**EXERCISE AIM:** Scan the records below and report how many lines include the string "sole"; the number alone will do.

----

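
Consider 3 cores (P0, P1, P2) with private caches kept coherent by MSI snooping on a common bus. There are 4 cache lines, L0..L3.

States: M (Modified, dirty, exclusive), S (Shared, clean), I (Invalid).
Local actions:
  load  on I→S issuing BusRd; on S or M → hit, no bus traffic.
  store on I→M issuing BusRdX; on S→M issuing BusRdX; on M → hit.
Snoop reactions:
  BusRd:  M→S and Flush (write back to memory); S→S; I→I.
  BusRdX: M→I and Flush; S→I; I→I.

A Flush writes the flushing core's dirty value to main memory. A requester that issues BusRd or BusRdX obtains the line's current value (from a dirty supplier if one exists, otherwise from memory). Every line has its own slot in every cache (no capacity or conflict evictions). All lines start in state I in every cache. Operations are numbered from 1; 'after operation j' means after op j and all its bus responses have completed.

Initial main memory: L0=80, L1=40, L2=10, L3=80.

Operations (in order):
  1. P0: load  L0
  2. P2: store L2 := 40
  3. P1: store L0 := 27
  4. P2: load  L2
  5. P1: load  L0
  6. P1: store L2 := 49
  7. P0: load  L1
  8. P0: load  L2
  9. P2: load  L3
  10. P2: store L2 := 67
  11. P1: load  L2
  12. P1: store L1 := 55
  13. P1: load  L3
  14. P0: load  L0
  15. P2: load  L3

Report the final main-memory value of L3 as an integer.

memory[L3] = 80

step 1: P0: load  L0  ⟶  SII  (L0)  txn=BusRd  M[L0]=80
step 2: P2: store L2 := 40  ⟶  IIM  (L2)  txn=BusRdX  M[L2]=10
step 3: P1: store L0 := 27  ⟶  IMI  (L0)  txn=BusRdX  M[L0]=80
step 4: P2: load  L2  ⟶  IIM  (L2)  txn=∅  M[L2]=10
step 5: P1: load  L0  ⟶  IMI  (L0)  txn=∅  M[L0]=80
step 6: P1: store L2 := 49  ⟶  IMI  (L2)  txn=BusRdX+Flush  M[L2]=40
step 7: P0: load  L1  ⟶  SII  (L1)  txn=BusRd  M[L1]=40
step 8: P0: load  L2  ⟶  SSI  (L2)  txn=BusRd+Flush  M[L2]=49
step 9: P2: load  L3  ⟶  IIS  (L3)  txn=BusRd  M[L3]=80
step 10: P2: store L2 := 67  ⟶  IIM  (L2)  txn=BusRdX  M[L2]=49
step 11: P1: load  L2  ⟶  ISS  (L2)  txn=BusRd+Flush  M[L2]=67
step 12: P1: store L1 := 55  ⟶  IMI  (L1)  txn=BusRdX  M[L1]=40
step 13: P1: load  L3  ⟶  ISS  (L3)  txn=BusRd  M[L3]=80
step 14: P0: load  L0  ⟶  SSI  (L0)  txn=BusRd+Flush  M[L0]=27
step 15: P2: load  L3  ⟶  ISS  (L3)  txn=∅  M[L3]=80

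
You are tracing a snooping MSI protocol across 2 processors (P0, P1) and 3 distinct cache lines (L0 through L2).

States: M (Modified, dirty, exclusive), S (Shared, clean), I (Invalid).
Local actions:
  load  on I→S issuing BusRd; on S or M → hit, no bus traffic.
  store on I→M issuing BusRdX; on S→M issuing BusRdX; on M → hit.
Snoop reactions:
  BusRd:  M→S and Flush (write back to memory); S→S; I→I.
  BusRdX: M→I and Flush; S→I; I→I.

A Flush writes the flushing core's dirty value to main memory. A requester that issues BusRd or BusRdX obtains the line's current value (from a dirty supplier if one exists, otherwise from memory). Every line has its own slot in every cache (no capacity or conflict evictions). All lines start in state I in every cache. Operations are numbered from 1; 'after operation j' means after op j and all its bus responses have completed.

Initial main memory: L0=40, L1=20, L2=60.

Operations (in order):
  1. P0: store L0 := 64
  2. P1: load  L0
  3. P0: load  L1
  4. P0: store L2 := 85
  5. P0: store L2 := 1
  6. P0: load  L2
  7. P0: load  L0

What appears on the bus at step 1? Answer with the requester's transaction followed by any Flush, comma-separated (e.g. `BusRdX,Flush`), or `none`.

  op1 P0: store L0 := 64 → M/I on L0; bus BusRdX; mem=40
  op2 P1: load  L0 → S/S on L0; bus BusRd Flush; mem=64
  op3 P0: load  L1 → S/I on L1; bus BusRd; mem=20
  op4 P0: store L2 := 85 → M/I on L2; bus BusRdX; mem=60
  op5 P0: store L2 := 1 → M/I on L2; bus (none); mem=60
  op6 P0: load  L2 → M/I on L2; bus (none); mem=60
  op7 P0: load  L0 → S/S on L0; bus (none); mem=64

bus = BusRdX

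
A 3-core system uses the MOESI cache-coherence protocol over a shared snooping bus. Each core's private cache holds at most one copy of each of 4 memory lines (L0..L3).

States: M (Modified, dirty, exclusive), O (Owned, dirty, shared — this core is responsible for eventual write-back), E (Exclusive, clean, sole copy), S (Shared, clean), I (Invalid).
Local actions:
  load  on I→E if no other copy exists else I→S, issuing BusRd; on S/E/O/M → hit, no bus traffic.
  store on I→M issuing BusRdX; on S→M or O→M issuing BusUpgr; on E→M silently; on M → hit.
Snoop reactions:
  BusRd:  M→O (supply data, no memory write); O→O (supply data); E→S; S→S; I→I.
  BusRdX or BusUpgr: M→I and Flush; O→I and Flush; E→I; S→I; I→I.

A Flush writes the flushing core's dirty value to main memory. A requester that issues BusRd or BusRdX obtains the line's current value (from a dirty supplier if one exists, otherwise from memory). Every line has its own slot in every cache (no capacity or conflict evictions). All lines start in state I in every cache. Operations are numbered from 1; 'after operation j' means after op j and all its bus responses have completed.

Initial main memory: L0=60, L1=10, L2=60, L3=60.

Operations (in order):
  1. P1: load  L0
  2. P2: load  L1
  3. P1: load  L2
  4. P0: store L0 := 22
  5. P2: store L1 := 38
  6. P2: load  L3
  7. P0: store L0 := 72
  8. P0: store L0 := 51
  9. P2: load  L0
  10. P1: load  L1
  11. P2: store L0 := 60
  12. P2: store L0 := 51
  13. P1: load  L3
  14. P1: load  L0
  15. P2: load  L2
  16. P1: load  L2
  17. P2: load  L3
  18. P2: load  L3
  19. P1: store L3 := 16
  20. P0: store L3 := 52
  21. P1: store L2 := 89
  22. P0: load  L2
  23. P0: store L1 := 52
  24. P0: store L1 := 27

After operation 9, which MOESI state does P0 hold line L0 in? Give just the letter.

state = O

  op1 P1: load  L0 → I/E/I on L0; bus BusRd; mem=60
  op2 P2: load  L1 → I/I/E on L1; bus BusRd; mem=10
  op3 P1: load  L2 → I/E/I on L2; bus BusRd; mem=60
  op4 P0: store L0 := 22 → M/I/I on L0; bus BusRdX; mem=60
  op5 P2: store L1 := 38 → I/I/M on L1; bus (none); mem=10
  op6 P2: load  L3 → I/I/E on L3; bus BusRd; mem=60
  op7 P0: store L0 := 72 → M/I/I on L0; bus (none); mem=60
  op8 P0: store L0 := 51 → M/I/I on L0; bus (none); mem=60
  op9 P2: load  L0 → O/I/S on L0; bus BusRd; mem=60
  op10 P1: load  L1 → I/S/O on L1; bus BusRd; mem=10
  op11 P2: store L0 := 60 → I/I/M on L0; bus BusUpgr Flush; mem=51
  op12 P2: store L0 := 51 → I/I/M on L0; bus (none); mem=51
  op13 P1: load  L3 → I/S/S on L3; bus BusRd; mem=60
  op14 P1: load  L0 → I/S/O on L0; bus BusRd; mem=51
  op15 P2: load  L2 → I/S/S on L2; bus BusRd; mem=60
  op16 P1: load  L2 → I/S/S on L2; bus (none); mem=60
  op17 P2: load  L3 → I/S/S on L3; bus (none); mem=60
  op18 P2: load  L3 → I/S/S on L3; bus (none); mem=60
  op19 P1: store L3 := 16 → I/M/I on L3; bus BusUpgr; mem=60
  op20 P0: store L3 := 52 → M/I/I on L3; bus BusRdX Flush; mem=16
  op21 P1: store L2 := 89 → I/M/I on L2; bus BusUpgr; mem=60
  op22 P0: load  L2 → S/O/I on L2; bus BusRd; mem=60
  op23 P0: store L1 := 52 → M/I/I on L1; bus BusRdX Flush; mem=38
  op24 P0: store L1 := 27 → M/I/I on L1; bus (none); mem=38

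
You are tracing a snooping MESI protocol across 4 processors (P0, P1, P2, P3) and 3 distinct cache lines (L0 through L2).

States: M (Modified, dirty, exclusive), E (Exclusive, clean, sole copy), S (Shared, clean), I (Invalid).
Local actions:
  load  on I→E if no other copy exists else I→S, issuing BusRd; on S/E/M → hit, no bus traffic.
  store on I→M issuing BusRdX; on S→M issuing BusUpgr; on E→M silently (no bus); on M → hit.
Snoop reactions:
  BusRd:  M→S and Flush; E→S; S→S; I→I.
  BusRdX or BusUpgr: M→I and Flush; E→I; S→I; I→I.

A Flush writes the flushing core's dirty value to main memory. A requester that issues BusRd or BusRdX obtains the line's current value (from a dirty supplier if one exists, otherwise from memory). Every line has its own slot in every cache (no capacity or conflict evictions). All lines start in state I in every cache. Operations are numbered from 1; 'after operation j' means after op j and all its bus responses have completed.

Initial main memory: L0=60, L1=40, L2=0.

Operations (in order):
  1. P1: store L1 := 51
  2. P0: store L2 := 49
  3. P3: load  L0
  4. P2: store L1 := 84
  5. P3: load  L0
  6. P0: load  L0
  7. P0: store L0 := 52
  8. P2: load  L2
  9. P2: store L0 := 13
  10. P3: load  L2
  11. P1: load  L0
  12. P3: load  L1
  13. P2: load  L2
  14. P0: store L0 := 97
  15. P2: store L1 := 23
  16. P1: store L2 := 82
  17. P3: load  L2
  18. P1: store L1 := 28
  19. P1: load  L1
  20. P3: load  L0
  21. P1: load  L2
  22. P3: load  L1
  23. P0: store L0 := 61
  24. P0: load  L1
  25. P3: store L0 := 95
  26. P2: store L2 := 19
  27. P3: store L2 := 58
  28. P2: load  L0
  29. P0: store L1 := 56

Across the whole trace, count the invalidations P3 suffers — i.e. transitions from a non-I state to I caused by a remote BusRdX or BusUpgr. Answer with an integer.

[1] P1: store L1 := 51 | P0:I, P1:M(51), P2:I, P3:I | bus: BusRdX
[2] P0: store L2 := 49 | P0:M(49), P1:I, P2:I, P3:I | bus: BusRdX
[3] P3: load  L0 | P0:I, P1:I, P2:I, P3:E(60) | bus: BusRd
[4] P2: store L1 := 84 | P0:I, P1:I, P2:M(84), P3:I | bus: BusRdX,Flush
[5] P3: load  L0 | P0:I, P1:I, P2:I, P3:E(60) | bus: none
[6] P0: load  L0 | P0:S(60), P1:I, P2:I, P3:S(60) | bus: BusRd
[7] P0: store L0 := 52 | P0:M(52), P1:I, P2:I, P3:I | bus: BusUpgr
[8] P2: load  L2 | P0:S(49), P1:I, P2:S(49), P3:I | bus: BusRd,Flush
[9] P2: store L0 := 13 | P0:I, P1:I, P2:M(13), P3:I | bus: BusRdX,Flush
[10] P3: load  L2 | P0:S(49), P1:I, P2:S(49), P3:S(49) | bus: BusRd
[11] P1: load  L0 | P0:I, P1:S(13), P2:S(13), P3:I | bus: BusRd,Flush
[12] P3: load  L1 | P0:I, P1:I, P2:S(84), P3:S(84) | bus: BusRd,Flush
[13] P2: load  L2 | P0:S(49), P1:I, P2:S(49), P3:S(49) | bus: none
[14] P0: store L0 := 97 | P0:M(97), P1:I, P2:I, P3:I | bus: BusRdX
[15] P2: store L1 := 23 | P0:I, P1:I, P2:M(23), P3:I | bus: BusUpgr
[16] P1: store L2 := 82 | P0:I, P1:M(82), P2:I, P3:I | bus: BusRdX
[17] P3: load  L2 | P0:I, P1:S(82), P2:I, P3:S(82) | bus: BusRd,Flush
[18] P1: store L1 := 28 | P0:I, P1:M(28), P2:I, P3:I | bus: BusRdX,Flush
[19] P1: load  L1 | P0:I, P1:M(28), P2:I, P3:I | bus: none
[20] P3: load  L0 | P0:S(97), P1:I, P2:I, P3:S(97) | bus: BusRd,Flush
[21] P1: load  L2 | P0:I, P1:S(82), P2:I, P3:S(82) | bus: none
[22] P3: load  L1 | P0:I, P1:S(28), P2:I, P3:S(28) | bus: BusRd,Flush
[23] P0: store L0 := 61 | P0:M(61), P1:I, P2:I, P3:I | bus: BusUpgr
[24] P0: load  L1 | P0:S(28), P1:S(28), P2:I, P3:S(28) | bus: BusRd
[25] P3: store L0 := 95 | P0:I, P1:I, P2:I, P3:M(95) | bus: BusRdX,Flush
[26] P2: store L2 := 19 | P0:I, P1:I, P2:M(19), P3:I | bus: BusRdX
[27] P3: store L2 := 58 | P0:I, P1:I, P2:I, P3:M(58) | bus: BusRdX,Flush
[28] P2: load  L0 | P0:I, P1:I, P2:S(95), P3:S(95) | bus: BusRd,Flush
[29] P0: store L1 := 56 | P0:M(56), P1:I, P2:I, P3:I | bus: BusUpgr

invalidations = 6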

----

**RESULT BELOW:** 2